- **What is needed**: Reproduce word for word the lines between those holding "V_3 = (1.11, 1.76)" and "Edge k joins V_k to V_((k+1) mod 8)", inclusive, and nothing else from the data below.

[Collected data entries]
◇ ◇ ◇ ◇ ◇ ◇ ◇
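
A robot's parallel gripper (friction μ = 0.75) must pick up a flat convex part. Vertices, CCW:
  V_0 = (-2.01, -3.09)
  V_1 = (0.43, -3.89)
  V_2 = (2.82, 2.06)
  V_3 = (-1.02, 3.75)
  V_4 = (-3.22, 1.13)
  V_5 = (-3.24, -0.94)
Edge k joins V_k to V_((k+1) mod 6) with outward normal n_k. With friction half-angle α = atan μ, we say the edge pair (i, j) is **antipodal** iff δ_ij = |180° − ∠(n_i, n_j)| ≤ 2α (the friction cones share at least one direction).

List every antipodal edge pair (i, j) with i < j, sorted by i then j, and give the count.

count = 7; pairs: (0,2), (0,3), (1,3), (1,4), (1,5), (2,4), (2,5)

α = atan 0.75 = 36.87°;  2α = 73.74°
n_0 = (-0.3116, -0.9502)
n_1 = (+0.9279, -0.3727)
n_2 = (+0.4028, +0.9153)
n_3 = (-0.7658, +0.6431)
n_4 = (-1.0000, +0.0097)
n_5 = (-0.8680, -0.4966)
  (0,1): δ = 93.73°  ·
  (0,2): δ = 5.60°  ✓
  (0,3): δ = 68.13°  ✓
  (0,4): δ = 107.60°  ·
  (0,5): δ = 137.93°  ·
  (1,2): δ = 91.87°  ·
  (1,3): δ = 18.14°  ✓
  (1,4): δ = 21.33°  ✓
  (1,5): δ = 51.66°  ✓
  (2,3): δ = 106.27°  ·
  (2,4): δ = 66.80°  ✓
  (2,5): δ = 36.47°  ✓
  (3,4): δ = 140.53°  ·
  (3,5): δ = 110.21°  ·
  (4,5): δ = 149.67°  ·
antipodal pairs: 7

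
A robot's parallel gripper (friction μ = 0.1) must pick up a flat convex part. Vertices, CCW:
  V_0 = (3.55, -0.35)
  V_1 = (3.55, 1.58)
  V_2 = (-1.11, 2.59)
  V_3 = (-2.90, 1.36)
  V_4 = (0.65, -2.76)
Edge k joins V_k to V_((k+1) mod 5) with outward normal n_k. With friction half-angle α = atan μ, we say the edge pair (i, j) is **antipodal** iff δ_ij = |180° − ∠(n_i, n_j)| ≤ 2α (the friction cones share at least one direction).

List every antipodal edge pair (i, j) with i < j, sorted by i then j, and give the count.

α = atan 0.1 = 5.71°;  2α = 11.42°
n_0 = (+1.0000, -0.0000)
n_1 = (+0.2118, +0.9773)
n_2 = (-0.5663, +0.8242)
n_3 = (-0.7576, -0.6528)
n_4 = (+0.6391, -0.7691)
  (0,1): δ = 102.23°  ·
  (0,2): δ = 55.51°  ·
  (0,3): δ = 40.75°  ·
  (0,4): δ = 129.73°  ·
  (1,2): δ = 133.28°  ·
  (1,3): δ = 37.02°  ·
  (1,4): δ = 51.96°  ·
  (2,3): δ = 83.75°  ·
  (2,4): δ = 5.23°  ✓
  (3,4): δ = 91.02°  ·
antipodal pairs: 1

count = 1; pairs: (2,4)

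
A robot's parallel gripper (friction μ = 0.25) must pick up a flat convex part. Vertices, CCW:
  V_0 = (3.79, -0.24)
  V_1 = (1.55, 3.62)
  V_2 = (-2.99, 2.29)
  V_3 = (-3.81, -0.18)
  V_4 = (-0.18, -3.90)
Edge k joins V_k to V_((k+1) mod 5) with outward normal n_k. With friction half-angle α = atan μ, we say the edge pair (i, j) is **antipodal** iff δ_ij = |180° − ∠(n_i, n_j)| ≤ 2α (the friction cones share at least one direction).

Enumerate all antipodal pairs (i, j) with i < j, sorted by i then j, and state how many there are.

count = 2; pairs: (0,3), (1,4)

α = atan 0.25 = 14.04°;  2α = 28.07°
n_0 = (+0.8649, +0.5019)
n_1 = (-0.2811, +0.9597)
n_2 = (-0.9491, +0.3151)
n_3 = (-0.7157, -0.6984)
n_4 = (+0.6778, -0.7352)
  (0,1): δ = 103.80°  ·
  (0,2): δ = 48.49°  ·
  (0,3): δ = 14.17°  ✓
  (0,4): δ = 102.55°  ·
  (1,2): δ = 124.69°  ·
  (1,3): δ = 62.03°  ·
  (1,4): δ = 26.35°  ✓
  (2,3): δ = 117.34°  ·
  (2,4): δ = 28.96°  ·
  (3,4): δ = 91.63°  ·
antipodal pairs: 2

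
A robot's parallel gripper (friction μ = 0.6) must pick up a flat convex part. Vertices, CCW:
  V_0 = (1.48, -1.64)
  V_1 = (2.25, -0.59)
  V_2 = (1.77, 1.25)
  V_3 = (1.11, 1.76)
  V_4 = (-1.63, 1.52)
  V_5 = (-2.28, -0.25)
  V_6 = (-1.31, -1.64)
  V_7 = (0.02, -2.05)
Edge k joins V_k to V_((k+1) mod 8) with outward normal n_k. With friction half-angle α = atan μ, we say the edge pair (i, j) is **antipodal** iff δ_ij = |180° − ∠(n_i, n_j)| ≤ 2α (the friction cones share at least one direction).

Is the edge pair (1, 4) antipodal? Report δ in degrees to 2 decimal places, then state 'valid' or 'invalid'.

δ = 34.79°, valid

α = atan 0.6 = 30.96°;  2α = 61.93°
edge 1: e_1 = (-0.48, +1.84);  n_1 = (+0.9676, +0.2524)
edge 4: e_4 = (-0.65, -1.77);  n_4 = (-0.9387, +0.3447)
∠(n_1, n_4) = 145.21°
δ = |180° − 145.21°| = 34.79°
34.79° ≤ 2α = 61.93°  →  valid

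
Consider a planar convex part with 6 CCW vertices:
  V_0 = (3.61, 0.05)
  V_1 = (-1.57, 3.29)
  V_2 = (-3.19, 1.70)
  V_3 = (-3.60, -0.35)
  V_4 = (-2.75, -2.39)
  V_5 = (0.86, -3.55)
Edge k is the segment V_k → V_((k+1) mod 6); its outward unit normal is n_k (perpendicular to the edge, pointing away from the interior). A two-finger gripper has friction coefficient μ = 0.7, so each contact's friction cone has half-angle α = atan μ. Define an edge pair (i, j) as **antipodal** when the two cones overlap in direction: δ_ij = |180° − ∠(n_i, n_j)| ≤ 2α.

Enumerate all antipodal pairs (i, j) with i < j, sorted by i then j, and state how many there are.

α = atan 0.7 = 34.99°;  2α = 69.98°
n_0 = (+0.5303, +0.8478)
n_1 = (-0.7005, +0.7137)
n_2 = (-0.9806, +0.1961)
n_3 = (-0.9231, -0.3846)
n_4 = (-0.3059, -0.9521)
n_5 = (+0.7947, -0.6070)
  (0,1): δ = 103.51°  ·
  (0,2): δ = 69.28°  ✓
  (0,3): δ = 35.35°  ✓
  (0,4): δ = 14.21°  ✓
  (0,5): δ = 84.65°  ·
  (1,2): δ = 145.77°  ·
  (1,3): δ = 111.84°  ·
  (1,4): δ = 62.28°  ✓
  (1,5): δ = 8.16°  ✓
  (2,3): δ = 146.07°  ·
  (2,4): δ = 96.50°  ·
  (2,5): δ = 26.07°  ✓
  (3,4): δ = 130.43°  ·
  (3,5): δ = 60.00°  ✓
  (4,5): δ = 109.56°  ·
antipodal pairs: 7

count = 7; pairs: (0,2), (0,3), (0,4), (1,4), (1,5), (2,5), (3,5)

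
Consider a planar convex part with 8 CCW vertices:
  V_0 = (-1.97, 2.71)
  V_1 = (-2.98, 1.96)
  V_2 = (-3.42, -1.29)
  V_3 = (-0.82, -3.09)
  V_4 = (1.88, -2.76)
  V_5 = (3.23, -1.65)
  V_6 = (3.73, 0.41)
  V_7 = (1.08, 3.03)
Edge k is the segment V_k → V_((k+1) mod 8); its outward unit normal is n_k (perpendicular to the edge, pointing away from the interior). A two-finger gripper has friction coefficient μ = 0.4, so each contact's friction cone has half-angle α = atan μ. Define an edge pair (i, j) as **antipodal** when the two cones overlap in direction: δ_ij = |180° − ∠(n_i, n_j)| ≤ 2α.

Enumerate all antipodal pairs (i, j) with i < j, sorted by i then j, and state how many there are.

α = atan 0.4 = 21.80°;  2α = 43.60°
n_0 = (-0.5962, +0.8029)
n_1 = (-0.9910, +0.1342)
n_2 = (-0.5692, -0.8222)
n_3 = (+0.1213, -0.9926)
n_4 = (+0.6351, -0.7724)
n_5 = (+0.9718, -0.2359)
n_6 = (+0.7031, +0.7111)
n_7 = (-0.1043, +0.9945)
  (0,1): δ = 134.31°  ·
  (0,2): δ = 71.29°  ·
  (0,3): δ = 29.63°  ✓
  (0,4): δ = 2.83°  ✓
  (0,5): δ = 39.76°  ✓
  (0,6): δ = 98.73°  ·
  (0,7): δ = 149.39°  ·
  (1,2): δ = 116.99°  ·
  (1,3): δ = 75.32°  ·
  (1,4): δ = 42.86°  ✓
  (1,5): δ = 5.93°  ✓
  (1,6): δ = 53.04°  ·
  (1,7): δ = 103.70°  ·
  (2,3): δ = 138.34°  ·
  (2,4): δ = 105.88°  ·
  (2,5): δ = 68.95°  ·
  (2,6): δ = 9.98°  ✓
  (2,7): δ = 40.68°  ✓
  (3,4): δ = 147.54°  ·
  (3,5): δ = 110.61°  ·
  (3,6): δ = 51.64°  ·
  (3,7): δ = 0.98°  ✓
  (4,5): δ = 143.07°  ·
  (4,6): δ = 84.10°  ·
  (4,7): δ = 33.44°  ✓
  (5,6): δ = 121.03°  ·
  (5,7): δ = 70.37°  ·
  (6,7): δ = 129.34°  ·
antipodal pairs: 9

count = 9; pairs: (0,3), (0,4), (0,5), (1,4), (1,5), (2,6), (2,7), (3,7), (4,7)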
◇ ◇ ◇ ◇ ◇ ◇ ◇
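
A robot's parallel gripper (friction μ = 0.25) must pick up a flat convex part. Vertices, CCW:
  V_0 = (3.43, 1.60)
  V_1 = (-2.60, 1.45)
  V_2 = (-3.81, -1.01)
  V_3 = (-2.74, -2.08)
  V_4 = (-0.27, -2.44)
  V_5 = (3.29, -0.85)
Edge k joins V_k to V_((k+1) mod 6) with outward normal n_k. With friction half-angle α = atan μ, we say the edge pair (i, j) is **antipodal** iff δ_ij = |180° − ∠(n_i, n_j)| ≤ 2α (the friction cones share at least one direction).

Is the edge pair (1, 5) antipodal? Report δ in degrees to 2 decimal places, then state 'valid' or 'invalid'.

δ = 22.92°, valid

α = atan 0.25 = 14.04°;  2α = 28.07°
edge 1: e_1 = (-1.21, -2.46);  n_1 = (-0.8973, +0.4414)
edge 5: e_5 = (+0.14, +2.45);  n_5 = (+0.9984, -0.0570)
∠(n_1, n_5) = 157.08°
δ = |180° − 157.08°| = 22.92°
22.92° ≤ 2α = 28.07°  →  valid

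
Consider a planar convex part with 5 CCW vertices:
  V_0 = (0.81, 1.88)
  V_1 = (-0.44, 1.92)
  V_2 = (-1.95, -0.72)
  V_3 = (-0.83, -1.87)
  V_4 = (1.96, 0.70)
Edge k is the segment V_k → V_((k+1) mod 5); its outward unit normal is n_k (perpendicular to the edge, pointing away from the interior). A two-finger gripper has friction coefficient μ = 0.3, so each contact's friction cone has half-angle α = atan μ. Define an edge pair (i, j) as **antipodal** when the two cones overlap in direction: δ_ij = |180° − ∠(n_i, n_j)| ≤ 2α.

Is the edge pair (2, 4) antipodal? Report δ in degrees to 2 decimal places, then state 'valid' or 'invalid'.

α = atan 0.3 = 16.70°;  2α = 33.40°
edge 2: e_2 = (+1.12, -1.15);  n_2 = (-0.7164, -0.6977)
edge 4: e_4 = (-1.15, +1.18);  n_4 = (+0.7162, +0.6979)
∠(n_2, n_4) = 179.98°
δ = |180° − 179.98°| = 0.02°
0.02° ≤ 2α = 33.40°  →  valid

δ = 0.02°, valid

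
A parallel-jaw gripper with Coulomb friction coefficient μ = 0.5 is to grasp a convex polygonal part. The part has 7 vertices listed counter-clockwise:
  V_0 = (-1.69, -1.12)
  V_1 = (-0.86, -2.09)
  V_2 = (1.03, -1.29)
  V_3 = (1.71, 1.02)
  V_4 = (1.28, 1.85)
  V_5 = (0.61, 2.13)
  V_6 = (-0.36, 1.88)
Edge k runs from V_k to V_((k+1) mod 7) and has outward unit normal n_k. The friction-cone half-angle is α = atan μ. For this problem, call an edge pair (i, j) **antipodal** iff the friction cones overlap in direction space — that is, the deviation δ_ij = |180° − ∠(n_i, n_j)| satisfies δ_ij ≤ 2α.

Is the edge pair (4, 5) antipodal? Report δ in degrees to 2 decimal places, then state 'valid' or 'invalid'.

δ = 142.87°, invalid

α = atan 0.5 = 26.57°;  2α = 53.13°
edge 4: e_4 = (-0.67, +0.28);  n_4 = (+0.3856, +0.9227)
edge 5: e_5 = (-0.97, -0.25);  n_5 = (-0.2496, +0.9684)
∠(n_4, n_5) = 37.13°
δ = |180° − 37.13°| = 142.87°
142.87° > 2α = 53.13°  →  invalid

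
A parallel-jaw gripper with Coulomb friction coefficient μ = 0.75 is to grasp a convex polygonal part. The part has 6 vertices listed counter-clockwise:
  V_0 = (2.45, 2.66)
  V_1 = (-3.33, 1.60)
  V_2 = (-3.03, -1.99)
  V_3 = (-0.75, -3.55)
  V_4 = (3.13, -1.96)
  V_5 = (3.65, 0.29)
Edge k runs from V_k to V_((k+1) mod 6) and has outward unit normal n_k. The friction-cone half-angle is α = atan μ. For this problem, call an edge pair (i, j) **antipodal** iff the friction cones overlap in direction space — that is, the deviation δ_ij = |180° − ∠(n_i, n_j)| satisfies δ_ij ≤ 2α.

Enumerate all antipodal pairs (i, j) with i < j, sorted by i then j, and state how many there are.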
◇ ◇ ◇ ◇ ◇ ◇ ◇
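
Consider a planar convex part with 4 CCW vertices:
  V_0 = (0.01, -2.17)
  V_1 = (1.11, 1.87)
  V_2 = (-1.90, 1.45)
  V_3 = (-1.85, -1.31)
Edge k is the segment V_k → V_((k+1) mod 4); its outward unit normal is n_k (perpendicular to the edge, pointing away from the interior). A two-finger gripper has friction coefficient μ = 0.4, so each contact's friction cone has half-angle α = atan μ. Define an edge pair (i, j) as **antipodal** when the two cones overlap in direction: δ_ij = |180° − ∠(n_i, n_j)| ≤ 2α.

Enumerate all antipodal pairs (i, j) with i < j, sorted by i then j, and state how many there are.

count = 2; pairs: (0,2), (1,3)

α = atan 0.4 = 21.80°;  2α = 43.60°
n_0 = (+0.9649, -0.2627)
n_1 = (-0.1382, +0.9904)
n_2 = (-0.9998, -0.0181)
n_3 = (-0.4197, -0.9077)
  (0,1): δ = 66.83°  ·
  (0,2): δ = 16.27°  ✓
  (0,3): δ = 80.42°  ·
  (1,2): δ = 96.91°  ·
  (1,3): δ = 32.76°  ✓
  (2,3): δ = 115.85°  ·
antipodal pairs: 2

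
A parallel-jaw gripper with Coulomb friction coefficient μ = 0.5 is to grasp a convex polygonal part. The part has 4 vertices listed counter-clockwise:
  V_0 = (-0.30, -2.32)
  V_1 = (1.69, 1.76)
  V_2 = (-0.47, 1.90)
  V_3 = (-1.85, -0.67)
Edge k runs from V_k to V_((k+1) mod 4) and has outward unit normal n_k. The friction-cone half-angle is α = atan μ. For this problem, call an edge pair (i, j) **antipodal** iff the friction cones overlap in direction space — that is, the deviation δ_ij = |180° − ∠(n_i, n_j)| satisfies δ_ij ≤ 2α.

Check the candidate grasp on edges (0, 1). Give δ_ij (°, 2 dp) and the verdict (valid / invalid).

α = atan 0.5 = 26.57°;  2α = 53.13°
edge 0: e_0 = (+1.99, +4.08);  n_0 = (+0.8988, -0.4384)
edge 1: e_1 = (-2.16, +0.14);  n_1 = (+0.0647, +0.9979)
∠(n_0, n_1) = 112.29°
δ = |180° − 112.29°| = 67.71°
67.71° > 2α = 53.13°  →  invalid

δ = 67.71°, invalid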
◇ ◇ ◇ ◇ ◇ ◇ ◇
- **Expected output**:
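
  V_3 = (1.11, 1.76)
  V_4 = (-1.63, 1.52)
  V_5 = (-2.28, -0.25)
  V_6 = (-1.31, -1.64)
  V_7 = (0.02, -2.05)
Edge k joins V_k to V_((k+1) mod 8) with outward normal n_k. With friction half-angle α = atan μ, we say the edge pair (i, j) is **antipodal** iff δ_ij = |180° − ∠(n_i, n_j)| ≤ 2α (the friction cones share at least one direction).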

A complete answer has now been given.